> _Source records_
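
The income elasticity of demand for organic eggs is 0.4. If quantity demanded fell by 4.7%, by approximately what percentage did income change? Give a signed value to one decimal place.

%ΔQ ≈ E × %ΔI ⇒ %ΔI = %ΔQ / E = (-4.7%)/(0.4) ≈ -11.8%.

-11.8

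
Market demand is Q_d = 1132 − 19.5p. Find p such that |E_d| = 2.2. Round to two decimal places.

39.91

Set −bp/(a − bp) = −2.2 ⇒ bp = 2.2(a − bp) ⇒ bp(1+2.2) = 2.2·a.
p = 2.2·1132/(19.5·3.2) ≈ 39.91.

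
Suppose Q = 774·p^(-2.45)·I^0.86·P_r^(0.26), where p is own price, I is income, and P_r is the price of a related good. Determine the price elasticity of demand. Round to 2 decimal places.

For a Cobb–Douglas (constant-elasticity) form Q = A·p^α·…, the elasticity with respect to p equals the exponent α at every point.
Here the exponent on p is -2.45, so the price elasticity of demand is -2.45.

-2.45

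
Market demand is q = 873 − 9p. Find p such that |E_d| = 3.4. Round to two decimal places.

Set −bp/(a − bp) = −3.4 ⇒ bp = 3.4(a − bp) ⇒ bp(1+3.4) = 3.4·a.
p = 3.4·873/(9·4.4) ≈ 74.95.

74.95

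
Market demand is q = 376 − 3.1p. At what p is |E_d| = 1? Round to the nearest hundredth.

For linear demand q = a − bp, E = −bp/(a − bp). |E| = 1 ⇒ bp = a − bp ⇒ p = a/(2b).
p = 376/(2·3.1) ≈ 60.65.

60.65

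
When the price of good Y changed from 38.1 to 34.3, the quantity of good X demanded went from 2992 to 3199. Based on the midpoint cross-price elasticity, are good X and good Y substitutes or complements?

complements

%ΔQ_x = (3199 − 2992)/[(2992+3199)/2] = 207/3095.5 ≈ 0.0669.
%ΔP_y = (34.3 − 38.1)/[(38.1+34.3)/2] ≈ -0.1050.
E_xy = 0.0669/-0.1050 ≈ -0.637.
E_xy < 0, so the goods are complements.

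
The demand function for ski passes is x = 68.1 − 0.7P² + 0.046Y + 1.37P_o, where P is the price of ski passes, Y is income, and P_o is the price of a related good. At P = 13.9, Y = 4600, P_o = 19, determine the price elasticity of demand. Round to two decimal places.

-1.59

Evaluating quantity at (P, Y, P_o) gives x = 68.1 − 0.7(13.9)² + 0.046(4600) + 1.37(19) = 68.1 − 135.247 + 211.6 + 26.03 = 170.483.
∂x/∂P = −2·0.7·P = -19.46, so E_p = -19.46·(13.9/170.483) ≈ -1.59.
|E_p| > 1: demand is elastic.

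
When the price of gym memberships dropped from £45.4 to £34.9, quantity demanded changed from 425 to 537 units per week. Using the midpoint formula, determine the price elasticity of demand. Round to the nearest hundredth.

-0.89

%ΔQ = (537 − 425)/[(425 + 537)/2] = 112/481 ≈ 0.2328.
%ΔP = (34.9 − 45.4)/[(45.4 + 34.9)/2] = -10.5/40.15 ≈ -0.2615.
Arc elasticity E = %ΔQ/%ΔP ≈ 0.2328/-0.2615 ≈ -0.89.
|E| < 1: demand is inelastic over this range.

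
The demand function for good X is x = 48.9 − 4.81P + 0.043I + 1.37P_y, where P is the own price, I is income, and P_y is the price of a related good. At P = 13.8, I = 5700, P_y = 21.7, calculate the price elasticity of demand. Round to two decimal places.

-0.26

Evaluating quantity at (P, I, P_y) gives x = 48.9 − 4.81(13.8) + 0.043(5700) + 1.37(21.7) = 48.9 − 66.378 + 245.1 + 29.729 = 257.351.
∂x/∂P = −4.81, so E_p = (−4.81)·(13.8/257.351) ≈ -0.26.
|E_p| < 1: demand is inelastic.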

> _WHAT YOU HAVE TO DO_
Every entry above should be transcribed exactly as it appears.

> _SOLUTION TO THE EXERCISE_
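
The income elasticity of demand for organic eggs is 0.4. If quantity demanded fell by 4.7%, by approximately what percentage did income change? Give a signed value to one decimal place.

%ΔQ ≈ E × %ΔI ⇒ %ΔI = %ΔQ / E = (-4.7%)/(0.4) ≈ -11.8%.

-11.8

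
Market demand is Q_d = 1132 − 19.5p. Find p such that |E_d| = 2.2. Round to two decimal places.

39.91

Set −bp/(a − bp) = −2.2 ⇒ bp = 2.2(a − bp) ⇒ bp(1+2.2) = 2.2·a.
p = 2.2·1132/(19.5·3.2) ≈ 39.91.

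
Suppose Q = 774·p^(-2.45)·I^0.86·P_r^(0.26), where p is own price, I is income, and P_r is the price of a related good. Determine the price elasticity of demand. Round to 2 decimal places.

For a Cobb–Douglas (constant-elasticity) form Q = A·p^α·…, the elasticity with respect to p equals the exponent α at every point.
Here the exponent on p is -2.45, so the price elasticity of demand is -2.45.

-2.45

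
Market demand is q = 873 − 9p. Find p such that |E_d| = 3.4. Round to two decimal places.

Set −bp/(a − bp) = −3.4 ⇒ bp = 3.4(a − bp) ⇒ bp(1+3.4) = 3.4·a.
p = 3.4·873/(9·4.4) ≈ 74.95.

74.95

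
Market demand is q = 376 − 3.1p. At what p is |E_d| = 1? Round to the nearest hundredth.

For linear demand q = a − bp, E = −bp/(a − bp). |E| = 1 ⇒ bp = a − bp ⇒ p = a/(2b).
p = 376/(2·3.1) ≈ 60.65.

60.65

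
When the price of good Y changed from 38.1 to 34.3, the quantity of good X demanded went from 2992 to 3199. Based on the midpoint cross-price elasticity, are good X and good Y substitutes or complements?

complements

%ΔQ_x = (3199 − 2992)/[(2992+3199)/2] = 207/3095.5 ≈ 0.0669.
%ΔP_y = (34.3 − 38.1)/[(38.1+34.3)/2] ≈ -0.1050.
E_xy = 0.0669/-0.1050 ≈ -0.637.
E_xy < 0, so the goods are complements.

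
The demand function for ski passes is x = 68.1 − 0.7P² + 0.046Y + 1.37P_o, where P is the price of ski passes, Y is income, and P_o is the price of a related good. At P = 13.9, Y = 4600, P_o = 19, determine the price elasticity of demand. Round to two decimal places.

-1.59

Evaluating quantity at (P, Y, P_o) gives x = 68.1 − 0.7(13.9)² + 0.046(4600) + 1.37(19) = 68.1 − 135.247 + 211.6 + 26.03 = 170.483.
∂x/∂P = −2·0.7·P = -19.46, so E_p = -19.46·(13.9/170.483) ≈ -1.59.
|E_p| > 1: demand is elastic.

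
When the price of gym memberships dropped from £45.4 to £34.9, quantity demanded changed from 425 to 537 units per week. Using the midpoint formula, determine the price elasticity of demand. Round to the nearest hundredth.

-0.89

%ΔQ = (537 − 425)/[(425 + 537)/2] = 112/481 ≈ 0.2328.
%ΔP = (34.9 − 45.4)/[(45.4 + 34.9)/2] = -10.5/40.15 ≈ -0.2615.
Arc elasticity E = %ΔQ/%ΔP ≈ 0.2328/-0.2615 ≈ -0.89.
|E| < 1: demand is inelastic over this range.

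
The demand function for good X is x = 48.9 − 4.81P + 0.043I + 1.37P_y, where P is the own price, I is income, and P_y is the price of a related good. At P = 13.8, I = 5700, P_y = 21.7, calculate the price elasticity of demand. Round to two decimal places.

-0.26

Evaluating quantity at (P, I, P_y) gives x = 48.9 − 4.81(13.8) + 0.043(5700) + 1.37(21.7) = 48.9 − 66.378 + 245.1 + 29.729 = 257.351.
∂x/∂P = −4.81, so E_p = (−4.81)·(13.8/257.351) ≈ -0.26.
|E_p| < 1: demand is inelastic.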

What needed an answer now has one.